··· Data records

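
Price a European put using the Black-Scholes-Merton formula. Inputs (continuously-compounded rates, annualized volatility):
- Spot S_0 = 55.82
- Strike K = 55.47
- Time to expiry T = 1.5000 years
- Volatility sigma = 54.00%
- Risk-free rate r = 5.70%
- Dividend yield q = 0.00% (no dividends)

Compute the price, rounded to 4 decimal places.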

······

• Required action: Character for character, output the whole material above.

• Reply:
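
Price a European put using the Black-Scholes-Merton formula. Inputs (continuously-compounded rates, annualized volatility):
- Spot S_0 = 55.82
- Strike K = 55.47
- Time to expiry T = 1.5000 years
- Volatility sigma = 54.00%
- Risk-free rate r = 5.70%
- Dividend yield q = 0.00% (no dividends)

Compute the price, rounded to 4 decimal places.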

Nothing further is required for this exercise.